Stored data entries
********************

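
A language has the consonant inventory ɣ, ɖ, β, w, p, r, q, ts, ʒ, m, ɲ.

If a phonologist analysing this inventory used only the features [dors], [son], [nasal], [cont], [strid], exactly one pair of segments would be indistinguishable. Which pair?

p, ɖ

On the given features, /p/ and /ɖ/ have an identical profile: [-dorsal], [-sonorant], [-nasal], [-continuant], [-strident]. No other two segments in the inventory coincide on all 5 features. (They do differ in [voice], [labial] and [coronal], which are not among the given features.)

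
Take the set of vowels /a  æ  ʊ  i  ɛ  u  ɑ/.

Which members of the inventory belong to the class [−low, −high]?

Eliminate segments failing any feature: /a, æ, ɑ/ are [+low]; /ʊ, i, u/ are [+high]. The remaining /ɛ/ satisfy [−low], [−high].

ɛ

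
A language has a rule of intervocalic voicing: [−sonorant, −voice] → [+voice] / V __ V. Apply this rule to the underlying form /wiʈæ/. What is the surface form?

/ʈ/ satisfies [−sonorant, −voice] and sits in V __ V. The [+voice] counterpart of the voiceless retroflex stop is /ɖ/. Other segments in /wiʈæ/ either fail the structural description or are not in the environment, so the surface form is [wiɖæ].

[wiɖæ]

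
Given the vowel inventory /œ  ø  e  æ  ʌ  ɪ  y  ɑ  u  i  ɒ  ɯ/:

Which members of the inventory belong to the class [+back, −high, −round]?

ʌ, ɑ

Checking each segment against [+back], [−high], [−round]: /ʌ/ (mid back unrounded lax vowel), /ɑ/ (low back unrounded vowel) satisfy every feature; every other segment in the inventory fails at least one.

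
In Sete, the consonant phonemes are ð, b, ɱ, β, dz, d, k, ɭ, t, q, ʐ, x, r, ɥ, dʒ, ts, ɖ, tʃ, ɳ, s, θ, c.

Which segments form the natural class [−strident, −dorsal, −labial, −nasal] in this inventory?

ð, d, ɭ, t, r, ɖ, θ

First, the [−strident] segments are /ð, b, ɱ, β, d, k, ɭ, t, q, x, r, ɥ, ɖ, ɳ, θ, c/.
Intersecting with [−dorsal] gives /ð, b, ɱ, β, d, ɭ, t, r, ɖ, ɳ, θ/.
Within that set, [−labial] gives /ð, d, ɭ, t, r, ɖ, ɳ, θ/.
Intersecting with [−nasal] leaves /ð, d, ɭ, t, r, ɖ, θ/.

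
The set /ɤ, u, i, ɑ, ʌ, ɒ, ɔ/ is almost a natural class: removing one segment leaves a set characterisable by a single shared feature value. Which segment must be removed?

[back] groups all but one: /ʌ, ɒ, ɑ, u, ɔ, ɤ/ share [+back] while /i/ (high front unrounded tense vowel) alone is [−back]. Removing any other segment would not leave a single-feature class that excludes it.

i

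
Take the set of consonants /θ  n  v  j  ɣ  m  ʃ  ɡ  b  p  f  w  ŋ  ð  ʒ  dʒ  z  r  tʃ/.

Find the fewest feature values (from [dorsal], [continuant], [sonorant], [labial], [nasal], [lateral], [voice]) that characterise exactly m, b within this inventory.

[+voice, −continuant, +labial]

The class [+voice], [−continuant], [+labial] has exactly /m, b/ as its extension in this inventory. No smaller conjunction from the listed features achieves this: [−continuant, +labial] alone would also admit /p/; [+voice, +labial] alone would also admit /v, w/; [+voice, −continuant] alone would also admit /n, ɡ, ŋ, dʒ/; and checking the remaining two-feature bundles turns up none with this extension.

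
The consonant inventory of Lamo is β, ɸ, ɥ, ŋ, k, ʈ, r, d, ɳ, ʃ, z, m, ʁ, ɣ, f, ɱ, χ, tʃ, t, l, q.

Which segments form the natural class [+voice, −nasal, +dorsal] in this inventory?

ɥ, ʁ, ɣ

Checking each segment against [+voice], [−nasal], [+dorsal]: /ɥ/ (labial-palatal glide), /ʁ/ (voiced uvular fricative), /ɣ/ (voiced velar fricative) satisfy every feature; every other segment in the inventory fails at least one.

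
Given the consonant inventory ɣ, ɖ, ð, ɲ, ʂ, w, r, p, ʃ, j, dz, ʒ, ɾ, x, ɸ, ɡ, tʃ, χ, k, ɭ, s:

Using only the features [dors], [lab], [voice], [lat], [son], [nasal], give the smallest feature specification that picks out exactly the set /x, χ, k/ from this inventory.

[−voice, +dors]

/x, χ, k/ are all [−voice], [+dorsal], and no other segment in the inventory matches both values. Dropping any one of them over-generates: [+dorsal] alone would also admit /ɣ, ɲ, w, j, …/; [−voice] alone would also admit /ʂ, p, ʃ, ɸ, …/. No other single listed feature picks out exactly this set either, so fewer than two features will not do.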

********************

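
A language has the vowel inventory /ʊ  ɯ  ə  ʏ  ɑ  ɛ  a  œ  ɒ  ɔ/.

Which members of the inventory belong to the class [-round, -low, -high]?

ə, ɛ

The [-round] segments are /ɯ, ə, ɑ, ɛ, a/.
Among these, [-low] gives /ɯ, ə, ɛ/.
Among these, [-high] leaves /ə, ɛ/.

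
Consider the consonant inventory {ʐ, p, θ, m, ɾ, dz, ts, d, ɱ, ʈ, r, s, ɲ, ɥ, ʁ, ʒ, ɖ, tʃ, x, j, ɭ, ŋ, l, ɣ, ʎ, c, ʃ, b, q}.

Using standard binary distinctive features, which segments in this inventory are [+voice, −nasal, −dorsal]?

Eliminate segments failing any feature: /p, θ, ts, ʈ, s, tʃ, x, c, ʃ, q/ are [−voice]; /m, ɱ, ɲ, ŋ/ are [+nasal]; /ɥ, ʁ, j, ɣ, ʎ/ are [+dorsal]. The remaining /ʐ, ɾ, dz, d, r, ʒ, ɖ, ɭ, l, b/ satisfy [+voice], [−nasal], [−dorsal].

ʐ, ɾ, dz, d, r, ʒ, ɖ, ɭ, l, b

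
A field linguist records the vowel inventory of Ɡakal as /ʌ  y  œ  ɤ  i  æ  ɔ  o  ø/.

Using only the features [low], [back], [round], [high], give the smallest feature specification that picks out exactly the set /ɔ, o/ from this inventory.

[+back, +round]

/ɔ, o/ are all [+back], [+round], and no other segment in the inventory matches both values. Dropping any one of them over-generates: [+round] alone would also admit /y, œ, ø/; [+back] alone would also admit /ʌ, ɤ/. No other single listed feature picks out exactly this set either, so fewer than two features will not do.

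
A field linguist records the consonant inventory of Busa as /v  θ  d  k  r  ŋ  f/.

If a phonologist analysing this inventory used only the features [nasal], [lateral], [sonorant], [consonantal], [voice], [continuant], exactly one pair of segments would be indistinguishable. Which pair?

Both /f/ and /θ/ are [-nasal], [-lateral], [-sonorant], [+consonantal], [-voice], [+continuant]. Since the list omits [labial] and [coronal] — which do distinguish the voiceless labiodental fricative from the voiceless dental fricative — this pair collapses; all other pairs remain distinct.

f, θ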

********************

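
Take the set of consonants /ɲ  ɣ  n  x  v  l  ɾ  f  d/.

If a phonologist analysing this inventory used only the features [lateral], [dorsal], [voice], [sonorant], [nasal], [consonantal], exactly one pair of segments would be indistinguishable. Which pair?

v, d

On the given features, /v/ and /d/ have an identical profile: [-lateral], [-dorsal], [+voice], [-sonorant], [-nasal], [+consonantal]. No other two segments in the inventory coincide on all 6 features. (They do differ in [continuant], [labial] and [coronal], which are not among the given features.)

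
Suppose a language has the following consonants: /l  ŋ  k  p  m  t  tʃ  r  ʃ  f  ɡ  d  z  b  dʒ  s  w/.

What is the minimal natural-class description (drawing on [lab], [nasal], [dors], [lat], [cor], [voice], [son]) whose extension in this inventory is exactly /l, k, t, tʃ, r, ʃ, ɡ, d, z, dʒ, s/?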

********************

**PROBLEM DESCRIPTION**.
The answer is the run of lines above from the line containing "class [−low, −high]?" through the line containing "Given the vowel", copied exactly and alone.

**EXERCISE SOLUTION**.
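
Which members of the inventory belong to the class [−low, −high]?

Eliminate segments failing any feature: /a, æ, ɑ/ are [+low]; /ʊ, i, u/ are [+high]. The remaining /ɛ/ satisfy [−low], [−high].

ɛ

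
A language has a rule of intervocalic voicing: [−sonorant, −voice] → [+voice] / V __ V. Apply this rule to the underlying form /wiʈæ/. What is the surface form?

/ʈ/ satisfies [−sonorant, −voice] and sits in V __ V. The [+voice] counterpart of the voiceless retroflex stop is /ɖ/. Other segments in /wiʈæ/ either fail the structural description or are not in the environment, so the surface form is [wiɖæ].

[wiɖæ]

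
Given the vowel inventory /œ  ø  e  æ  ʌ  ɪ  y  ɑ  u  i  ɒ  ɯ/: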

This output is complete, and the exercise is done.